_Record set:_
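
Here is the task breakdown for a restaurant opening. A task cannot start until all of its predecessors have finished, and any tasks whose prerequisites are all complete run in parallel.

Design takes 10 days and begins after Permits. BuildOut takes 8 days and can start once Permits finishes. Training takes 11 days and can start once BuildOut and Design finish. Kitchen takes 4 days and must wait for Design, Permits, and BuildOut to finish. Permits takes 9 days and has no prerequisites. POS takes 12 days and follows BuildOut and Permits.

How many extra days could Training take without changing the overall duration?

0

The longest chain is Permits→Design→Training = 9+10+11 = 30; overall finish 30 days.
The longest chain containing Training totals 30 days.
Float = 30 − 30 = 0.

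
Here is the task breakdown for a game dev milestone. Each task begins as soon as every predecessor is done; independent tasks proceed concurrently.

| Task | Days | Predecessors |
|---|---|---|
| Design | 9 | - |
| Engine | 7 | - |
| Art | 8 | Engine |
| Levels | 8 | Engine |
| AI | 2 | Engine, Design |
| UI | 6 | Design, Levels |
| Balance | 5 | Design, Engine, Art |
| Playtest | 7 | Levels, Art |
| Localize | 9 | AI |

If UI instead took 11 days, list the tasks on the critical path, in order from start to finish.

The binding path is Engine→Art→Playtest = 7+8+7 = 22; finish at 22 days.
UI is off the critical path — its longest chain is 21 days, giving 1 of slack.
Now Engine→Levels→UI = 7+8+11 = 26 is longest, so the finish becomes 26 days.

Engine, Levels, UI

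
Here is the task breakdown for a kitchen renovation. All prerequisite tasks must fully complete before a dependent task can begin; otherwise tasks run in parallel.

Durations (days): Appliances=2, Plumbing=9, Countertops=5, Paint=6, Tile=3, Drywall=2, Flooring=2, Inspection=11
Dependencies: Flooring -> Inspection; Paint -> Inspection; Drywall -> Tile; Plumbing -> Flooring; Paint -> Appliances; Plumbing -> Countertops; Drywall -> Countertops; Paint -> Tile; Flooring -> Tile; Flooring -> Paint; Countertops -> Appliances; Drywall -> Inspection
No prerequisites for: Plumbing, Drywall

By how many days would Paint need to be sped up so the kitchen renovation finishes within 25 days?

Current finish: 28 days; target: 25.
Paint is on every critical path, so each day cut from Paint cuts the finish by one (this holds down to a finish of 23).
Need 28 − 25 = 3 days off Paint → Paint becomes 3 days, finish becomes 25.

3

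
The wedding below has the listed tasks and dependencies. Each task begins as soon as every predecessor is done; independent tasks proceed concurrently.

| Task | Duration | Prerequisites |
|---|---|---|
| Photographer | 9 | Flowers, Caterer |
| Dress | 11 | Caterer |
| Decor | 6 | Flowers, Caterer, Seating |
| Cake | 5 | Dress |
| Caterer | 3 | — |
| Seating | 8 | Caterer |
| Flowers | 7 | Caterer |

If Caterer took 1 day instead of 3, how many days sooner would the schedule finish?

2

Baseline: Caterer→Dress→Cake = 3+11+5 = 19 → 19 days.
Since Caterer is critical, the -2 change carries straight to that chain (now 17 days).
The critical path is still Caterer→Dress→Cake; finish is now 17 days.
Change in finish: 17 − 19 = -2 days.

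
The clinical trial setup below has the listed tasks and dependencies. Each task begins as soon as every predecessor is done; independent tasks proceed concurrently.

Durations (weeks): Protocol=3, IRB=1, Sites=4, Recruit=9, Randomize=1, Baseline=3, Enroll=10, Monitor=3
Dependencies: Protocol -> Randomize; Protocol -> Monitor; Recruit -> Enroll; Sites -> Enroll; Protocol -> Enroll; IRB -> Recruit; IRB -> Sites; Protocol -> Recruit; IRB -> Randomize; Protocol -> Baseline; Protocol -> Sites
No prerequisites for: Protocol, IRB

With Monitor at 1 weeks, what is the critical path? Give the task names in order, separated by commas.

Protocol, Recruit, Enroll

Critical path before the change: Protocol→Recruit→Enroll = 3+9+10 = 22 giving 22 weeks.
Monitor is off the critical path — its longest chain is 6 weeks, giving 16 of slack.
No other chain overtakes it, so the finish is 22 weeks.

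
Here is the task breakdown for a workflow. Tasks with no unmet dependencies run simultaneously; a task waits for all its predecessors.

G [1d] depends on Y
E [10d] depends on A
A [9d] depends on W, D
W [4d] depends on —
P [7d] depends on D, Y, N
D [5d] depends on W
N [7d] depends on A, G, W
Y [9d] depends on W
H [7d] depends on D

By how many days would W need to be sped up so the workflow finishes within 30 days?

2

Current finish: 32 days; target: 30.
W is on every critical path, so each day cut from W cuts the finish by one (this holds down to a finish of 29).
Need 32 − 30 = 2 days off W → W becomes 2 days, finish becomes 30.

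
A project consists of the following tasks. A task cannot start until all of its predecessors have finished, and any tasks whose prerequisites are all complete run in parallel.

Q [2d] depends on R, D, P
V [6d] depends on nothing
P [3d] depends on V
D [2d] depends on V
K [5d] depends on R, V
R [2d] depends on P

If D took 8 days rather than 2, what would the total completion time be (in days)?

16

Critical path before the change: V→P→R→K = 6+3+2+5 = 16 giving 16 days.
D is off the critical path — its longest chain is 10 days, giving 6 of slack.
That remains the longest chain; total 16 days.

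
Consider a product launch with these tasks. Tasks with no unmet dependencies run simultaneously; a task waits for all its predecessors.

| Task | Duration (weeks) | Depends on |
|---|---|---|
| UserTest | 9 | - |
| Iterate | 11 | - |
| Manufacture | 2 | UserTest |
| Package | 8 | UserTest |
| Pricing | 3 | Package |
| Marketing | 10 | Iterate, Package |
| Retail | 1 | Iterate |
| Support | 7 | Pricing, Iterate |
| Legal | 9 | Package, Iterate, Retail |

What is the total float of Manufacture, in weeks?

UserTest→Package→Pricing→Support = 9+8+3+7 = 27 sets the makespan at 27 weeks.
The longest chain containing Manufacture totals 11 weeks.
Slack of Manufacture = 25 − 9 = 16 weeks.

16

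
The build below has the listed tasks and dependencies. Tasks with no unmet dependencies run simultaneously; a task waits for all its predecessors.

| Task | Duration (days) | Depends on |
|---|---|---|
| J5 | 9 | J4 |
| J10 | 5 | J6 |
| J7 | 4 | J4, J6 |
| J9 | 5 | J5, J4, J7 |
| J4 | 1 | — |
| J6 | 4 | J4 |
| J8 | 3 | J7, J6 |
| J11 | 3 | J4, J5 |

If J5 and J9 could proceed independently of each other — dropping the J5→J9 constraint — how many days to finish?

Original critical path: J4→J5→J9 = 1+9+5 = 15 ⇒ 15 days.
Without J5→J9, J9's earliest start moves from 10 to 9.
New critical path: J4→J6→J7→J9 = 1+4+4+5 = 14 ⇒ 14 days.

14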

_Task prompt:_ Please write out the data again exactly as it stands.

_Response to this exercise:_
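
Here is the task breakdown for a restaurant opening. A task cannot start until all of its predecessors have finished, and any tasks whose prerequisites are all complete run in parallel.

Design takes 10 days and begins after Permits. BuildOut takes 8 days and can start once Permits finishes. Training takes 11 days and can start once BuildOut and Design finish. Kitchen takes 4 days and must wait for Design, Permits, and BuildOut to finish. Permits takes 9 days and has no prerequisites. POS takes 12 days and follows BuildOut and Permits.

How many extra days could Training take without changing the overall duration?

0

The longest chain is Permits→Design→Training = 9+10+11 = 30; overall finish 30 days.
The longest chain containing Training totals 30 days.
Float = 30 − 30 = 0.

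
Here is the task breakdown for a game dev milestone. Each task begins as soon as every predecessor is done; independent tasks proceed concurrently.

| Task | Days | Predecessors |
|---|---|---|
| Design | 9 | - |
| Engine | 7 | - |
| Art | 8 | Engine |
| Levels | 8 | Engine |
| AI | 2 | Engine, Design |
| UI | 6 | Design, Levels |
| Balance | 5 | Design, Engine, Art |
| Playtest | 7 | Levels, Art |
| Localize | 9 | AI |

If UI instead took 11 days, list the tasks on the critical path, in order from start to finish.

The binding path is Engine→Art→Playtest = 7+8+7 = 22; finish at 22 days.
UI is off the critical path — its longest chain is 21 days, giving 1 of slack.
Now Engine→Levels→UI = 7+8+11 = 26 is longest, so the finish becomes 26 days.

Engine, Levels, UI

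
Here is the task breakdown for a kitchen renovation. All prerequisite tasks must fully complete before a dependent task can begin; otherwise tasks run in parallel.

Durations (days): Appliances=2, Plumbing=9, Countertops=5, Paint=6, Tile=3, Drywall=2, Flooring=2, Inspection=11
Dependencies: Flooring -> Inspection; Paint -> Inspection; Drywall -> Tile; Plumbing -> Flooring; Paint -> Appliances; Plumbing -> Countertops; Drywall -> Countertops; Paint -> Tile; Flooring -> Tile; Flooring -> Paint; Countertops -> Appliances; Drywall -> Inspection
No prerequisites for: Plumbing, Drywall

By how many days would Paint need to be sped up so the kitchen renovation finishes within 25 days?

Current finish: 28 days; target: 25.
Paint is on every critical path, so each day cut from Paint cuts the finish by one (this holds down to a finish of 23).
Need 28 − 25 = 3 days off Paint → Paint becomes 3 days, finish becomes 25.

3

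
The wedding below has the listed tasks and dependencies. Each task begins as soon as every predecessor is done; independent tasks proceed concurrently.

| Task | Duration | Prerequisites |
|---|---|---|
| Photographer | 9 | Flowers, Caterer |
| Dress | 11 | Caterer |
| Decor | 6 | Flowers, Caterer, Seating |
| Cake | 5 | Dress |
| Caterer | 3 | — |
| Seating | 8 | Caterer |
| Flowers | 7 | Caterer |

If Caterer took 1 day instead of 3, how many days sooner would the schedule finish?

2

Baseline: Caterer→Dress→Cake = 3+11+5 = 19 → 19 days.
Since Caterer is critical, the -2 change carries straight to that chain (now 17 days).
The critical path is still Caterer→Dress→Cake; finish is now 17 days.
Change in finish: 17 − 19 = -2 days.

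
The clinical trial setup below has the listed tasks and dependencies. Each task begins as soon as every predecessor is done; independent tasks proceed concurrently.

Durations (weeks): Protocol=3, IRB=1, Sites=4, Recruit=9, Randomize=1, Baseline=3, Enroll=10, Monitor=3
Dependencies: Protocol -> Randomize; Protocol -> Monitor; Recruit -> Enroll; Sites -> Enroll; Protocol -> Enroll; IRB -> Recruit; IRB -> Sites; Protocol -> Recruit; IRB -> Randomize; Protocol -> Baseline; Protocol -> Sites
No prerequisites for: Protocol, IRB

With Monitor at 1 weeks, what is the critical path? Give the task names in order, separated by commas.

Protocol, Recruit, Enroll

Critical path before the change: Protocol→Recruit→Enroll = 3+9+10 = 22 giving 22 weeks.
Monitor is off the critical path — its longest chain is 6 weeks, giving 16 of slack.
No other chain overtakes it, so the finish is 22 weeks.

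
Here is the task breakdown for a workflow. Tasks with no unmet dependencies run simultaneously; a task waits for all its predecessors.

G [1d] depends on Y
E [10d] depends on A
A [9d] depends on W, D
W [4d] depends on —
P [7d] depends on D, Y, N
D [5d] depends on W
N [7d] depends on A, G, W
Y [9d] depends on W
H [7d] depends on D

By how many days would W need to be sped up so the workflow finishes within 30 days?

2

Current finish: 32 days; target: 30.
W is on every critical path, so each day cut from W cuts the finish by one (this holds down to a finish of 29).
Need 32 − 30 = 2 days off W → W becomes 2 days, finish becomes 30.

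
A project consists of the following tasks. A task cannot start until all of its predecessors have finished, and any tasks whose prerequisites are all complete run in parallel.

Q [2d] depends on R, D, P
V [6d] depends on nothing
P [3d] depends on V
D [2d] depends on V
K [5d] depends on R, V
R [2d] depends on P

If D took 8 days rather than 2, what would the total completion time be (in days)?

16

Critical path before the change: V→P→R→K = 6+3+2+5 = 16 giving 16 days.
D is off the critical path — its longest chain is 10 days, giving 6 of slack.
That remains the longest chain; total 16 days.

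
Consider a product launch with these tasks. Tasks with no unmet dependencies run simultaneously; a task waits for all its predecessors.

| Task | Duration (weeks) | Depends on |
|---|---|---|
| UserTest | 9 | - |
| Iterate | 11 | - |
| Manufacture | 2 | UserTest |
| Package | 8 | UserTest |
| Pricing | 3 | Package |
| Marketing | 10 | Iterate, Package |
| Retail | 1 | Iterate |
| Support | 7 | Pricing, Iterate |
| Legal | 9 | Package, Iterate, Retail |

What is the total float of Manufacture, in weeks?

UserTest→Package→Pricing→Support = 9+8+3+7 = 27 sets the makespan at 27 weeks.
The longest chain containing Manufacture totals 11 weeks.
Slack of Manufacture = 25 − 9 = 16 weeks.

16

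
The build below has the listed tasks and dependencies. Tasks with no unmet dependencies run simultaneously; a task waits for all its predecessors.

| Task | Duration (days) | Depends on |
|---|---|---|
| J5 | 9 | J4 |
| J10 | 5 | J6 |
| J7 | 4 | J4, J6 |
| J9 | 5 | J5, J4, J7 |
| J4 | 1 | — |
| J6 | 4 | J4 |
| J8 | 3 | J7, J6 |
| J11 | 3 | J4, J5 |

If J5 and J9 could proceed independently of each other — dropping the J5→J9 constraint — how many days to finish?

Original critical path: J4→J5→J9 = 1+9+5 = 15 ⇒ 15 days.
Without J5→J9, J9's earliest start moves from 10 to 9.
New critical path: J4→J6→J7→J9 = 1+4+4+5 = 14 ⇒ 14 days.

14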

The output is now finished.